Task statement: Report the number of lines in the records below that contain the word "have", and nothing more.

BEGIN Task data

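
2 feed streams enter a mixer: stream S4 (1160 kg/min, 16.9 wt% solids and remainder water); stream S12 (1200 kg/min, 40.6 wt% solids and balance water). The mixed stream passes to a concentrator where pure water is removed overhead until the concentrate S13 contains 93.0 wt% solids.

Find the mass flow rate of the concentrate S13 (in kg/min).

734.7 kg/min

solids entering = 1160×0.169 + 1200×0.406 = 683.24 kg/min.
All solids reports to S13, so S13 = 683.24/0.930 = 734.67 kg/min.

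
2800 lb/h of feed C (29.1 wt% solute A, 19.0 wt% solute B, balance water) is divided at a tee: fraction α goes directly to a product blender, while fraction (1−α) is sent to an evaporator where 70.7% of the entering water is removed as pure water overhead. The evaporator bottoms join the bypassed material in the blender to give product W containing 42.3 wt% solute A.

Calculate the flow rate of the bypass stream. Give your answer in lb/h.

418.8 lb/h

All 2800×0.291 = 814.8 lb/h of solute A reaches W, so W = 814.8/0.423 = 1926.2 lb/h and vapour = 873.76 lb/h.
The evaporator receives (1−α)·2800 of feed at 0.519 water and removes 0.707 of that water:
0.707×0.519×(1−α)×2800 = 873.76
(1−α) = 873.76/1027.4 = 0.8504;  α = 0.1496.
Bypass flow = 0.1496×2800 = 418.75 lb/h.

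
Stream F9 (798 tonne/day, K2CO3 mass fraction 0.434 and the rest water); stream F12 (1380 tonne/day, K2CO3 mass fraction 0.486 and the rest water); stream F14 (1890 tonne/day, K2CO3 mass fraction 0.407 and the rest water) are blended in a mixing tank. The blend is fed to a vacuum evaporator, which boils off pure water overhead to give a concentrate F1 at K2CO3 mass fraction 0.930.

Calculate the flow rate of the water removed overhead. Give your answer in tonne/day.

K2CO3 entering = 798×0.434 + 1380×0.486 + 1890×0.407 = 1786.2 tonne/day.
All K2CO3 reports to F1, so F1 = 1786.2/0.930 = 1920.7 tonne/day.
Total feed = 4068 tonne/day; overhead = 4068 − 1920.7 = 2147.3 tonne/day.

2147 tonne/day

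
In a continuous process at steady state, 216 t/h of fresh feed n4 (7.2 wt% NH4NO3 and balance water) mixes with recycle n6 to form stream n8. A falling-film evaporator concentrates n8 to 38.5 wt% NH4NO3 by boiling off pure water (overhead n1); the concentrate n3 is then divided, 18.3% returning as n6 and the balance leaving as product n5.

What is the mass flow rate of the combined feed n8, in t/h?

Overall NH4NO3 balance (none leaves overhead): NH4NO3 in fresh feed = NH4NO3 in product, i.e. 216×0.072 = (1−0.183)·n3·0.385.
n3 = 15.552/(0.385×0.817) = 49.443 t/h.
Recycle n6 = 0.183×49.443 = 9.048 t/h.
Combined feed n8 = 216 + 9.048 = 225.05 t/h.

225 t/h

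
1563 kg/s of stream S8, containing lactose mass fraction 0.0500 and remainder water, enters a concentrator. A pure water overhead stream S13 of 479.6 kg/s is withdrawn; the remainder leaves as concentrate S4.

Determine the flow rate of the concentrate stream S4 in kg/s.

1083 kg/s

Concentrate = 1563 − 479.6 = 1083.4 kg/s.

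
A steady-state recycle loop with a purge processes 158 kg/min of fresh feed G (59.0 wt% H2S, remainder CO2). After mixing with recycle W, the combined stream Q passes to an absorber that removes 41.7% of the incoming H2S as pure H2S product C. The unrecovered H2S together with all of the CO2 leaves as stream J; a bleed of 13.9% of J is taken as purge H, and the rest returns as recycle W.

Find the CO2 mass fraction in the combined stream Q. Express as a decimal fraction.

CO2 enters only via G and leaves only via the purge: 158×0.410 = 0.139×(CO2 in J), and the absorber passes all CO2, so CO2 in Q = CO2 in J = 466.04 kg/min.
H2S in Q: m_A = 158×0.590 + (1−0.139)·(1−0.417)·m_A, so m_A = 93.22/0.4980 = 187.17 kg/min.
Q = 187.17 + 466.04 = 653.22 kg/min.
CO2 fraction in Q = 466.04/653.22 = 0.713.

0.713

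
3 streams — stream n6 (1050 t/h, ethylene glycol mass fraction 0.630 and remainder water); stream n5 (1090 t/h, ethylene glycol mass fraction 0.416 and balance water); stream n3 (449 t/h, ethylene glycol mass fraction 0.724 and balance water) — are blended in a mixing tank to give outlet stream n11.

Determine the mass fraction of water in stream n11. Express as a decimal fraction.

0.444

Total flow out = 1050 + 1090 + 449 = 2589 t/h.
water in = 1050×0.370 + 1090×0.584 + 449×0.276 = 1149 t/h.
water mass fraction in n11 = 1149/2589 = 0.444.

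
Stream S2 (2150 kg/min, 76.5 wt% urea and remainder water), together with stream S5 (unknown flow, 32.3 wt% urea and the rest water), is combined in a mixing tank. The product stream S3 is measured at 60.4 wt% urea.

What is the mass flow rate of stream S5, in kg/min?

1232 kg/min

Let S5 be the unknown flow. Total out = 2150 + S5.
urea balance: 1644.8 + 0.323·S5 = 0.604·(2150 + S5)
(0.323 − 0.604)·S5 = 0.604×2150 − 1644.8 = -346.15
S5 = -346.15 / -0.281 = 1231.9 kg/min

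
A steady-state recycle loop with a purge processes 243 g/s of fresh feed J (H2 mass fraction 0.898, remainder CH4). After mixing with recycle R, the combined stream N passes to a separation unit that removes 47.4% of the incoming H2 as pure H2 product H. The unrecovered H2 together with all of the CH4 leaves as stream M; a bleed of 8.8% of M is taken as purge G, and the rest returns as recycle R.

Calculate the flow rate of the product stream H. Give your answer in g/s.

198.8 g/s

H2 in N: m_A = 243×0.898 + (1−0.088)·(1−0.474)·m_A, so m_A = 218.21/0.5203 = 419.41 g/s.
Product H = 0.474×419.41 = 198.8 g/s.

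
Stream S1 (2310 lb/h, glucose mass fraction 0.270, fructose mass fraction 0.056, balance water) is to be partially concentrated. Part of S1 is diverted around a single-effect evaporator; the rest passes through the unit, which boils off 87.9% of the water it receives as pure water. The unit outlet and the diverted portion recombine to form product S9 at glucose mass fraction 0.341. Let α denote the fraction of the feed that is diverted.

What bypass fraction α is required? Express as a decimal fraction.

0.649

All 2310×0.270 = 623.7 lb/h of glucose reaches S9, so S9 = 623.7/0.341 = 1829 lb/h and vapour = 480.97 lb/h.
The evaporator receives (1−α)·2310 of feed at 0.674 water and removes 0.879 of that water:
0.879×0.674×(1−α)×2310 = 480.97
(1−α) = 480.97/1368.6 = 0.3514;  α = 0.6486.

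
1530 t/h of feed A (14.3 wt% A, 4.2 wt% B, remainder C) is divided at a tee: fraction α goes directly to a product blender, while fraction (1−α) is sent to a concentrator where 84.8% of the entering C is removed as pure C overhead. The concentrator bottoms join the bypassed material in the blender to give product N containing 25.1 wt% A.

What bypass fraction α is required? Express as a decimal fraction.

All 1530×0.143 = 218.79 t/h of A reaches N, so N = 218.79/0.251 = 871.67 t/h and vapour = 658.33 t/h.
The evaporator receives (1−α)·1530 of feed at 0.815 C and removes 0.848 of that C:
0.848×0.815×(1−α)×1530 = 658.33
(1−α) = 658.33/1057.4 = 0.6226;  α = 0.3774.

0.377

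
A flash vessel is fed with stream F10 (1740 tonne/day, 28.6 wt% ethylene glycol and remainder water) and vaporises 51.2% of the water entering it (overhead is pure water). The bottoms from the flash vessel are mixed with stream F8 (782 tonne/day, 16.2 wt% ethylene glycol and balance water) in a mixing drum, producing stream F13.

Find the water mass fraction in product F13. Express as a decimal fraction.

Vapour removed = 0.512×0.714×1740 = 636.09 tonne/day; concentrate = 1103.9 tonne/day.
water reaching the mixer = 606.27 (from concentrate) + 782×0.838 = 1261.6 tonne/day.
Product flow = 1103.9 + 782 = 1885.9 tonne/day; water fraction = 0.6690.

0.6690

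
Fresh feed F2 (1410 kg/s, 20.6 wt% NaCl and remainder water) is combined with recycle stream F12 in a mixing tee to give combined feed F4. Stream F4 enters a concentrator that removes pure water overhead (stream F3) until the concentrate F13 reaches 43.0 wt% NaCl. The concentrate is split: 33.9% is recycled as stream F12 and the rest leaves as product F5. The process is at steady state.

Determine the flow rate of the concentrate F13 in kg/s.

1022 kg/s

Overall NaCl balance (none leaves overhead): NaCl in fresh feed = NaCl in product, i.e. 1410×0.206 = (1−0.339)·F13·0.430.
F13 = 290.46/(0.430×0.661) = 1021.9 kg/s.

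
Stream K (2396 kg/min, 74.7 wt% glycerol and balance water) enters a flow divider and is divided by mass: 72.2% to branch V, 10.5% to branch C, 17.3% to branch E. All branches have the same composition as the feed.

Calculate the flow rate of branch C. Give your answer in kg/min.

251.6 kg/min

Branch C flow = 0.105×2396 = 251.58 kg/min.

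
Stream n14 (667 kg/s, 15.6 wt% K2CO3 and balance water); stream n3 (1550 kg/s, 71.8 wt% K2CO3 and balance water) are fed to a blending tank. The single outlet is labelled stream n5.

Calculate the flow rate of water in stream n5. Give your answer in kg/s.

water out = water in = 667×0.844 + 1550×0.282 = 1000 kg/s.

1000 kg/s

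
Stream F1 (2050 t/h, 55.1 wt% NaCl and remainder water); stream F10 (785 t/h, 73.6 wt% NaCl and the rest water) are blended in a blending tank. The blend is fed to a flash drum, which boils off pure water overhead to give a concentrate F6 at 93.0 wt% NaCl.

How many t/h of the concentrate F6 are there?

NaCl entering = 2050×0.551 + 785×0.736 = 1707.3 t/h.
All NaCl reports to F6, so F6 = 1707.3/0.930 = 1835.8 t/h.

1836 t/h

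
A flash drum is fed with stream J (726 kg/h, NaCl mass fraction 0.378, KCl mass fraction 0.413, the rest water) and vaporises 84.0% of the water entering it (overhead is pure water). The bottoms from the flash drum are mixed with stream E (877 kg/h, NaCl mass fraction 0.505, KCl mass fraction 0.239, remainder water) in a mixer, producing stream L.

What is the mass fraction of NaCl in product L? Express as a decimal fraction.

Vapour removed = 0.840×0.209×726 = 127.46 kg/h; concentrate = 598.54 kg/h.
NaCl reaching the mixer = 274.43 (from concentrate) + 877×0.505 = 717.31 kg/h.
Product flow = 598.54 + 877 = 1475.5 kg/h; NaCl fraction = 0.486.

0.486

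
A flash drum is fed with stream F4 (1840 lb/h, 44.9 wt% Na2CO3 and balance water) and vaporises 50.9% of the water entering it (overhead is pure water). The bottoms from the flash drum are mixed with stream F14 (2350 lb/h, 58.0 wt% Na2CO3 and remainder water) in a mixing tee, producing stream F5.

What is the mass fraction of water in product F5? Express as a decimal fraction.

0.4041

Vapour removed = 0.509×0.551×1840 = 516.04 lb/h; concentrate = 1324 lb/h.
water reaching the mixer = 497.8 (from concentrate) + 2350×0.420 = 1484.8 lb/h.
Product flow = 1324 + 2350 = 3674 lb/h; water fraction = 0.4041.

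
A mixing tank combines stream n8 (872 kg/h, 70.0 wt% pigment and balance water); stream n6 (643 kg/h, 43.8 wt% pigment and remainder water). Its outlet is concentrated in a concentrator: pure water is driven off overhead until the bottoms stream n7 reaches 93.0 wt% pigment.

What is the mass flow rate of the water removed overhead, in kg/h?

555.8 kg/h

pigment entering = 872×0.700 + 643×0.438 = 892.03 kg/h.
All pigment reports to n7, so n7 = 892.03/0.930 = 959.18 kg/h.
Total feed = 1515 kg/h; overhead = 1515 − 959.18 = 555.82 kg/h.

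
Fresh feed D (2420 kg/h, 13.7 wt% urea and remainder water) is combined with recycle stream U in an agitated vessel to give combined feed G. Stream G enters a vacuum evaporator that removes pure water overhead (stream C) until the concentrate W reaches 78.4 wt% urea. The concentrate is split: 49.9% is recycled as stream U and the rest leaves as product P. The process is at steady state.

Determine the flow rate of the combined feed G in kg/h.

Overall urea balance (none leaves overhead): urea in fresh feed = urea in product, i.e. 2420×0.137 = (1−0.499)·W·0.784.
W = 331.54/(0.784×0.501) = 844.08 kg/h.
Recycle U = 0.499×844.08 = 421.19 kg/h.
Combined feed G = 2420 + 421.19 = 2841.2 kg/h.

2841 kg/h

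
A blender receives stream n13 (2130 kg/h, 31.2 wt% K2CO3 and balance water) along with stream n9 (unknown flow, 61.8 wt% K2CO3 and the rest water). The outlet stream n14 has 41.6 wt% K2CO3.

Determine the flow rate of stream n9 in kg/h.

Let n9 be the unknown flow. Total out = 2130 + n9.
K2CO3 balance: 664.56 + 0.618·n9 = 0.416·(2130 + n9)
(0.618 − 0.416)·n9 = 0.416×2130 − 664.56 = 221.52
n9 = 221.52 / 0.202 = 1096.6 kg/h

1097 kg/h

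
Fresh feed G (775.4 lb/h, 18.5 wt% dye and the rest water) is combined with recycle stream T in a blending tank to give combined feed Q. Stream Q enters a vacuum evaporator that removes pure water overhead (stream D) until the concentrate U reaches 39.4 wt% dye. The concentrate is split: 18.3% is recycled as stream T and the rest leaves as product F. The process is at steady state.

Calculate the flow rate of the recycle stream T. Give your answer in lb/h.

Overall dye balance (none leaves overhead): dye in fresh feed = dye in product, i.e. 775.4×0.185 = (1−0.183)·U·0.394.
U = 143.45/(0.394×0.817) = 445.63 lb/h.
Recycle T = 0.183×445.63 = 81.551 lb/h.

81.55 lb/h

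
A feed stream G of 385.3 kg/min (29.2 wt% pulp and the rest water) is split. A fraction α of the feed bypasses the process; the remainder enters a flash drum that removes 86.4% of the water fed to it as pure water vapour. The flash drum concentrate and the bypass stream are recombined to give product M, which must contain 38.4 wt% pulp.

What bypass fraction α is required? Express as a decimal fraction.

0.608

All 385.3×0.292 = 112.51 kg/min of pulp reaches M, so M = 112.51/0.384 = 292.99 kg/min and vapour = 92.311 kg/min.
The evaporator receives (1−α)·385.3 of feed at 0.708 water and removes 0.864 of that water:
0.864×0.708×(1−α)×385.3 = 92.311
(1−α) = 92.311/235.69 = 0.3917;  α = 0.6083.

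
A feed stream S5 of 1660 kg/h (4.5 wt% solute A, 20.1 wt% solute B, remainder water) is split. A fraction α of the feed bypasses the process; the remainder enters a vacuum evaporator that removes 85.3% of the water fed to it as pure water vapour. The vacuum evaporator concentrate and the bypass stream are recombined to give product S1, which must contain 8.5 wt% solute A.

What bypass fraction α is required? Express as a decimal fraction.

0.268

All 1660×0.045 = 74.7 kg/h of solute A reaches S1, so S1 = 74.7/0.085 = 878.82 kg/h and vapour = 781.18 kg/h.
The evaporator receives (1−α)·1660 of feed at 0.754 water and removes 0.853 of that water:
0.853×0.754×(1−α)×1660 = 781.18
(1−α) = 781.18/1067.6 = 0.7317;  α = 0.2683.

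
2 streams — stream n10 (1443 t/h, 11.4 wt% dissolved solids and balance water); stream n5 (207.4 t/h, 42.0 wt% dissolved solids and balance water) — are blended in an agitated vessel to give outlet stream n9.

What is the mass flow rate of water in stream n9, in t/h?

1399 t/h

water out = water in = 1443×0.886 + 207.4×0.580 = 1398.8 t/h.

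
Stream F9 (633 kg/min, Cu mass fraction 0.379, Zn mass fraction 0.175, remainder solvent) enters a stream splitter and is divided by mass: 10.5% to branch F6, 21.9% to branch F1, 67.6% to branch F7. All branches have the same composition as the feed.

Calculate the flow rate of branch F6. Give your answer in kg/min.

Branch F6 flow = 0.105×633 = 66.465 kg/min.

66.47 kg/min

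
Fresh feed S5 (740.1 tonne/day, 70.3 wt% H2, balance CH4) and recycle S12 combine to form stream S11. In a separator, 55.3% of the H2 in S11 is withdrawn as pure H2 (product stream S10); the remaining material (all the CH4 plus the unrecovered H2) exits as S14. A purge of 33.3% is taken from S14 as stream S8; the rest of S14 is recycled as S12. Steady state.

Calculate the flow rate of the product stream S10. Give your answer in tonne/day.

409.9 tonne/day

H2 in S11: m_A = 740.1×0.703 + (1−0.333)·(1−0.553)·m_A, so m_A = 520.29/0.7019 = 741.31 tonne/day.
Product S10 = 0.553×741.31 = 409.95 tonne/day.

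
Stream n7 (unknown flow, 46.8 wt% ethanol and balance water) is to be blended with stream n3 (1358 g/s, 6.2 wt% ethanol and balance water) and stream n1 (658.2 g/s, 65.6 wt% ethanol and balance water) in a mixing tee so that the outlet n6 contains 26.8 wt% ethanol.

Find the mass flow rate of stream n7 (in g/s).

121.8 g/s

Let n7 be the unknown flow. Total out = 2016.2 + n7.
ethanol balance: 515.98 + 0.468·n7 = 0.268·(2016.2 + n7)
(0.468 − 0.268)·n7 = 0.268×2016.2 − 515.98 = 24.366
n7 = 24.366 / 0.200 = 121.83 g/s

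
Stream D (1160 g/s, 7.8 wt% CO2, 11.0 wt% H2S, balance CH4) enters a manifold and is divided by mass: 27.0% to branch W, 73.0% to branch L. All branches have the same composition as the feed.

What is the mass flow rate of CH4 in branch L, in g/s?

687.6 g/s

Branch L total = 0.730×1160 = 846.8 g/s.
CH4 in L = 0.812×846.8 = 687.6 g/s.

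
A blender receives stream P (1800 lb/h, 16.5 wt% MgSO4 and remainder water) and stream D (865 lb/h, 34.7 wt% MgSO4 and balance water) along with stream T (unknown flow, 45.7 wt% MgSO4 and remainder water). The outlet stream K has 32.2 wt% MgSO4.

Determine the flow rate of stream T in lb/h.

Let T be the unknown flow. Total out = 2665 + T.
MgSO4 balance: 597.15 + 0.457·T = 0.322·(2665 + T)
(0.457 − 0.322)·T = 0.322×2665 − 597.15 = 260.98
T = 260.98 / 0.135 = 1933.1 lb/h

1933 lb/h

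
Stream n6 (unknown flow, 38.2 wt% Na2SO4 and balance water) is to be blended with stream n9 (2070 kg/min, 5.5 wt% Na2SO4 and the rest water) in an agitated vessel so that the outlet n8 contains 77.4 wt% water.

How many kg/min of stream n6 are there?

Let n6 be the unknown flow. Total out = 2070 + n6.
water balance: 1956.1 + 0.618·n6 = 0.774·(2070 + n6)
(0.618 − 0.774)·n6 = 0.774×2070 − 1956.1 = -353.97
n6 = -353.97 / -0.156 = 2269 kg/min

2269 kg/min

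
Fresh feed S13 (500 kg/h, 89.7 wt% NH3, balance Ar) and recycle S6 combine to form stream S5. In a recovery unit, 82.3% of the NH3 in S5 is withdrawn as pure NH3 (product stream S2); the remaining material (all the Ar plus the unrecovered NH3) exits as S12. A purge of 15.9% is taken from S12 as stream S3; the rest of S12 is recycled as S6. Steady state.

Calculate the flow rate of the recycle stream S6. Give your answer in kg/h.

Ar enters only via S13 and leaves only via the purge: 500×0.103 = 0.159×(Ar in S12), and the recovery unit passes all Ar, so Ar in S5 = Ar in S12 = 323.9 kg/h.
NH3 in S5: m_A = 500×0.897 + (1−0.159)·(1−0.823)·m_A, so m_A = 448.5/0.8511 = 526.94 kg/h.
S12 = (1−0.823)×526.94 + 323.9 = 417.17 kg/h.
Recycle S6 = (1−0.159)×417.17 = 350.84 kg/h.

350.8 kg/h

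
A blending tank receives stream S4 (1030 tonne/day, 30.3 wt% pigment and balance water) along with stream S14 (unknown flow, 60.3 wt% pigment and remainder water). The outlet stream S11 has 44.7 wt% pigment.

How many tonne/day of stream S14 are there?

Let S14 be the unknown flow. Total out = 1030 + S14.
pigment balance: 312.09 + 0.603·S14 = 0.447·(1030 + S14)
(0.603 − 0.447)·S14 = 0.447×1030 − 312.09 = 148.32
S14 = 148.32 / 0.156 = 950.77 tonne/day

950.8 tonne/day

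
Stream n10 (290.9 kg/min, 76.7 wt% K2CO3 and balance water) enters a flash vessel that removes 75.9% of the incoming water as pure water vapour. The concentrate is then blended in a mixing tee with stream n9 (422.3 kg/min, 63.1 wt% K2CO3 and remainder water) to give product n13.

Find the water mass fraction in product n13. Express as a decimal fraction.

Vapour removed = 0.759×0.233×290.9 = 51.445 kg/min; concentrate = 239.46 kg/min.
water reaching the mixer = 16.335 (from concentrate) + 422.3×0.369 = 172.16 kg/min.
Product flow = 239.46 + 422.3 = 661.76 kg/min; water fraction = 0.260.

0.260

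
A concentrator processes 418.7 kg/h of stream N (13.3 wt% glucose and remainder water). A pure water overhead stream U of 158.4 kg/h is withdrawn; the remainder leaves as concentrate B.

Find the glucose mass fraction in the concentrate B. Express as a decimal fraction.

0.2139

glucose is not removed: 418.7×0.133 = 55.687 kg/h of glucose enters B.
Concentrate = 418.7 − 158.4 = 260.3 kg/h.
Mass fraction = 55.687/260.3 = 0.2139.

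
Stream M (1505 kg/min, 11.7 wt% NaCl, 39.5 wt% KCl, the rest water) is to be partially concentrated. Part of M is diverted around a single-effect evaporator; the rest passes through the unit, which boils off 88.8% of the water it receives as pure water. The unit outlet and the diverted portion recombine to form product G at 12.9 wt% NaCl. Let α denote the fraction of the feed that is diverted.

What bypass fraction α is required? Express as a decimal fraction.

All 1505×0.117 = 176.09 kg/min of NaCl reaches G, so G = 176.09/0.129 = 1365 kg/min and vapour = 140 kg/min.
The evaporator receives (1−α)·1505 of feed at 0.488 water and removes 0.888 of that water:
0.888×0.488×(1−α)×1505 = 140
(1−α) = 140/652.18 = 0.2147;  α = 0.7853.

0.785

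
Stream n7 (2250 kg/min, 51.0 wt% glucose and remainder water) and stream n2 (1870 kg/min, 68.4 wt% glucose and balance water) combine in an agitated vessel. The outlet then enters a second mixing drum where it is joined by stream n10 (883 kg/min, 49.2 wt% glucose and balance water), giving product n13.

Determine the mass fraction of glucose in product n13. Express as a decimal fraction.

0.572

Overall, product flow = 5003 kg/min.
glucose in = 2250×0.510 + 1870×0.684 + 883×0.492 = 2861 kg/min.
glucose fraction in n13 = 0.572.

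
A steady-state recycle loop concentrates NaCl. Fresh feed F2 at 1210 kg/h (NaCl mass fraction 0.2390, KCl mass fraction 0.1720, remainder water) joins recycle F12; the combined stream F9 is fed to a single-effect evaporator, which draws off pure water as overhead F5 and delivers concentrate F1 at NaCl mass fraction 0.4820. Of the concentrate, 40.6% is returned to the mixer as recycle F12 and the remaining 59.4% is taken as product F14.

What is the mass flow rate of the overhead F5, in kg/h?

Overall NaCl balance (none leaves overhead): NaCl in fresh feed = NaCl in product, i.e. 1210×0.239 = (1−0.406)·F1·0.482.
F1 = 289.19/(0.482×0.594) = 1010.1 kg/h.
Recycle F12 = 0.406×1010.1 = 410.09 kg/h.
Combined feed F9 = 1210 + 410.09 = 1620.1 kg/h.
Overhead F5 = F9 − F1 = 1620.1 − 1010.1 = 610.02 kg/h.

610 kg/h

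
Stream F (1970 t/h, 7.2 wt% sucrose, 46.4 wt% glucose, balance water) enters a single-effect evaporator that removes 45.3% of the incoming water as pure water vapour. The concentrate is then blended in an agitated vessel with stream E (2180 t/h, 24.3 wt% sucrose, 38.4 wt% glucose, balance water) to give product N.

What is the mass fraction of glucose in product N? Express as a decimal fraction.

Vapour removed = 0.453×0.464×1970 = 414.08 t/h; concentrate = 1555.9 t/h.
glucose reaching the mixer = 914.08 (from concentrate) + 2180×0.384 = 1751.2 t/h.
Product flow = 1555.9 + 2180 = 3735.9 t/h; glucose fraction = 0.469.

0.469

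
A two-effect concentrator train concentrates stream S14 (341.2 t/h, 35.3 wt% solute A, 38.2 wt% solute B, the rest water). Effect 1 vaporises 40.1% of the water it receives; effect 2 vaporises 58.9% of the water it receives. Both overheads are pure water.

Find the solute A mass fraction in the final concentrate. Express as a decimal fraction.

water in feed = 341.2×0.265 = 90.418 t/h.
After stage 1: water left = (1−0.401)×90.418 = 54.16; stream total = 304.94 t/h.
After stage 2: water left = (1−0.589)×54.16 = 22.26; final concentrate = 273.04 t/h.
solute A fraction = 120.44/273.04 = 0.4411.

0.4411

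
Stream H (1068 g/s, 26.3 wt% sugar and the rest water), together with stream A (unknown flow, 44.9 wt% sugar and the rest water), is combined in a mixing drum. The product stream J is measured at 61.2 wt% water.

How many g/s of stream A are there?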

END Task data

The answer: 3